Exercise details: Copy exactly, and copy only, the lines from the one bearing "An electric dipole has dipole" through the final line of the records.

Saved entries
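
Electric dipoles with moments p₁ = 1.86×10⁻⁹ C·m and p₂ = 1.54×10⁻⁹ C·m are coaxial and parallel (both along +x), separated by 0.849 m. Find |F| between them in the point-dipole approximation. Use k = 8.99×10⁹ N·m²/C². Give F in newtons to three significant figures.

F ≈ 2.97×10⁻⁷ N

On-axis field of dipole 1 at distance r: E = 2kp₁/r³. Force on dipole 2 is F = p₂·dE/dr (gradient along axis).
dE/dr = −6kp₁/r⁴, so |F| = 6kp₁p₂/r⁴ (attractive for aligned moments).
F = 6(8.99×10⁹)(1.86×10⁻⁹)(1.54×10⁻⁹)/(0.849)⁴ = 2.974×10⁻⁷ N.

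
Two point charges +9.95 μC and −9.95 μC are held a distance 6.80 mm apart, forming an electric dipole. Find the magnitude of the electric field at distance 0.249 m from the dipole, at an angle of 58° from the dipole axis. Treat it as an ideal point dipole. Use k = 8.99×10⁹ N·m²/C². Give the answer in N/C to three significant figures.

Dipole moment p = qd = (9.95×10⁻⁶ C)(0.00680 m) = 6.766×10⁻⁸ C·m.
At angle θ the dipole field magnitude is E = (kp/r³)·√(1 + 3cos²θ).
kp/r³ = (8.99×10⁹)(6.766×10⁻⁸) / (0.249)³ = 3.940×10⁴ N/C.
√(1 + 3cos²58°) = √(1 + 3·0.2808) = √1.8424 ≈ 1.3574.
E ≈ 3.940×10⁴ × 1.357 = 5.348×10⁴ N/C.

E ≈ 5.35×10⁴ N/C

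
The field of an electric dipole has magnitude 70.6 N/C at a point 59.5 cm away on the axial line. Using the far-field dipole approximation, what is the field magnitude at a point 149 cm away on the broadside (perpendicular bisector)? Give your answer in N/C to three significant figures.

E ≈ 2.25 N/C

Dipole fields scale as 1/r³ in the far field.
The axial field is twice the equatorial field at the same r, so the geometry factor is 1/2.
E₂ = E₁ · (1/2) · (r₁/r₂)³ = 70.6 · 0.5 · (59.5/149)³.
(r₁/r₂)³ = (0.3993)³ = 0.06368.
E₂ ≈ 2.248 N/C.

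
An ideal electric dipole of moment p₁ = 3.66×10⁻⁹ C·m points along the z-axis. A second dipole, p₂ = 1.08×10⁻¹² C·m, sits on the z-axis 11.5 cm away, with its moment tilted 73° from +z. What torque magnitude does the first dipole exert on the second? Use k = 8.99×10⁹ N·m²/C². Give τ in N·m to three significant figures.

The second dipole sits on the axis of the first, so the field there is axial: E₁ = 2kp₁/r³ along +z.
E₁ = 2(8.99×10⁹)(3.66×10⁻⁹)/(0.115)³ = 4.327×10⁴ N/C.
Torque on the second dipole: τ = p₂ E₁ sinθ.
τ = (1.08×10⁻¹²)(4.327×10⁴)·sin73° = 4.469×10⁻⁸ N·m.

τ ≈ 4.47×10⁻⁸ N·m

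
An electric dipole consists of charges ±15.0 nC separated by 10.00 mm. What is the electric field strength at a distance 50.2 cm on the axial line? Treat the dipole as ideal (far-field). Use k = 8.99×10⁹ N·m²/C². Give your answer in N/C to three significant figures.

E ≈ 21.3 N/C

Dipole moment p = qd = (1.50×10⁻⁸ C)(0.0100 m) = 1.50×10⁻¹⁰ C·m.
On the dipole axis E = 2kp/r³.
E = 2·(8.99×10⁹)(1.50×10⁻¹⁰) / (0.502)³ = 21.32 N/C.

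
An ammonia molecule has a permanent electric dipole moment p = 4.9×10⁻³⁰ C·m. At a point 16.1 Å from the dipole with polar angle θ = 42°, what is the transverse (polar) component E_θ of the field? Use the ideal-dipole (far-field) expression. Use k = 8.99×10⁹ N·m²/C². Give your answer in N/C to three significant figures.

E_θ ≈ 7.06×10⁶ N/C

For a dipole, E_θ = (kp sinθ)/r³.
kp/r³ = (8.99×10⁹)(4.90×10⁻³⁰)/(1.61×10⁻⁹)³ = 1.056×10⁷ N/C.
E_θ = 1.056×10⁷·sin42° = 7.063×10⁶ N/C.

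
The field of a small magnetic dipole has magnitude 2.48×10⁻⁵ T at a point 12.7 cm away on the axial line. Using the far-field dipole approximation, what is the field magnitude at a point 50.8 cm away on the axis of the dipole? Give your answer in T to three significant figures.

Dipole fields scale as 1/r³ in the far field; the geometry is the same at both points.
B₂ = B₁ · (r₁/r₂)³ = 2.48×10⁻⁵ · (12.7/50.8)³.
(r₁/r₂)³ = (0.25)³ = 0.01562.
B₂ ≈ 3.875×10⁻⁷ T.

B ≈ 3.88×10⁻⁷ T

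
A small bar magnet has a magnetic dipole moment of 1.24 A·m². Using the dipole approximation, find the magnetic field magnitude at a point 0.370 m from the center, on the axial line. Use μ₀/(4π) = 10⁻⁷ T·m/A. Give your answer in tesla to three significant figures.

On axis B = (μ₀/4π)·2m/r³.
B = 2·(10⁻⁷)·(1.24) / (0.370)³ = 4.896×10⁻⁶ T.

B ≈ 4.90×10⁻⁶ T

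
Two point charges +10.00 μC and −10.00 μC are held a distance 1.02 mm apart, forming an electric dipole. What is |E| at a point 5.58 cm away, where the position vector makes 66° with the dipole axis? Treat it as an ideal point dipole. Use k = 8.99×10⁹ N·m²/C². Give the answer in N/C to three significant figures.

Dipole moment p = qd = (1.00×10⁻⁵ C)(0.00102 m) = 1.02×10⁻⁸ C·m.
At angle θ the dipole field magnitude is E = (kp/r³)·√(1 + 3cos²θ).
kp/r³ = (8.99×10⁹)(1.02×10⁻⁸) / (0.0558)³ = 5.278×10⁵ N/C.
√(1 + 3cos²66°) = √(1 + 3·0.1654) = √1.4963 ≈ 1.2232.
E ≈ 5.278×10⁵ × 1.223 = 6.456×10⁵ N/C.

E ≈ 6.46×10⁵ N/C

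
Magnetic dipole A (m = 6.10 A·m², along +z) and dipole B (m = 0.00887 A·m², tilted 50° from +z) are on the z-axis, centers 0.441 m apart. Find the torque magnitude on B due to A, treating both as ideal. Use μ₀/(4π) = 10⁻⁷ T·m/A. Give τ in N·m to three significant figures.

τ ≈ 9.67×10⁻⁸ N·m

Dipole B is on the axis of dipole A, so B₁ there is axial: B₁ = (μ₀/4π)·2m₁/r³ along +z.
B₁ = 2(10⁻⁷)(6.10)/(0.441)³ = 1.422×10⁻⁵ T.
τ = m₂ B₁ sinθ.
τ = (0.00887)(1.422×10⁻⁵)·sin50° = 9.665×10⁻⁸ N·m.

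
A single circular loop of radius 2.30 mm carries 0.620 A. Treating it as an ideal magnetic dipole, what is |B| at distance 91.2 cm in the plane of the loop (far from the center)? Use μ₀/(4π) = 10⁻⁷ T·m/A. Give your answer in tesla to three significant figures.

Magnetic moment m = IA = Iπa² = (0.620)·π·(0.00230)² = 1.03×10⁻⁵ A·m².
In the equatorial plane B = (μ₀/4π)·m/r³ (half the axial value).
B = (10⁻⁷)·(1.03×10⁻⁵) / (0.912)³ = 1.358×10⁻¹² T.

B ≈ 1.36×10⁻¹² T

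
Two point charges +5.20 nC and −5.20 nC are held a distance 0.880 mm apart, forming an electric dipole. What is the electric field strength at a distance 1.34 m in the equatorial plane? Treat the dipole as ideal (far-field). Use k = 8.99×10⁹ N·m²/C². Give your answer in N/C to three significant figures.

Dipole moment p = qd = (5.20×10⁻⁹ C)(8.80×10⁻⁴ m) = 4.576×10⁻¹² C·m.
On the perpendicular bisector E = kp/r³ (half the axial value at the same distance).
E = (8.99×10⁹)(4.576×10⁻¹²) / (1.34)³ = 0.01710 N/C.

E ≈ 0.0171 N/C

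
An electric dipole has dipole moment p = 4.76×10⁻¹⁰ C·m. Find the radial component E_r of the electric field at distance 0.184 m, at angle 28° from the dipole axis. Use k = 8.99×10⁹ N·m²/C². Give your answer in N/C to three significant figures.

For a dipole, E_r = (2kp cosθ)/r³.
kp/r³ = (8.99×10⁹)(4.76×10⁻¹⁰)/(0.184)³ = 686.9 N/C.
E_r = 2·686.9·cos28° = 1213 N/C.

E_r ≈ 1210 N/C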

Task output:
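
An electric dipole has dipole moment p = 4.76×10⁻¹⁰ C·m. Find the radial component E_r of the electric field at distance 0.184 m, at angle 28° from the dipole axis. Use k = 8.99×10⁹ N·m²/C². Give your answer in N/C to three significant figures.

For a dipole, E_r = (2kp cosθ)/r³.
kp/r³ = (8.99×10⁹)(4.76×10⁻¹⁰)/(0.184)³ = 686.9 N/C.
E_r = 2·686.9·cos28° = 1213 N/C.

E_r ≈ 1210 N/C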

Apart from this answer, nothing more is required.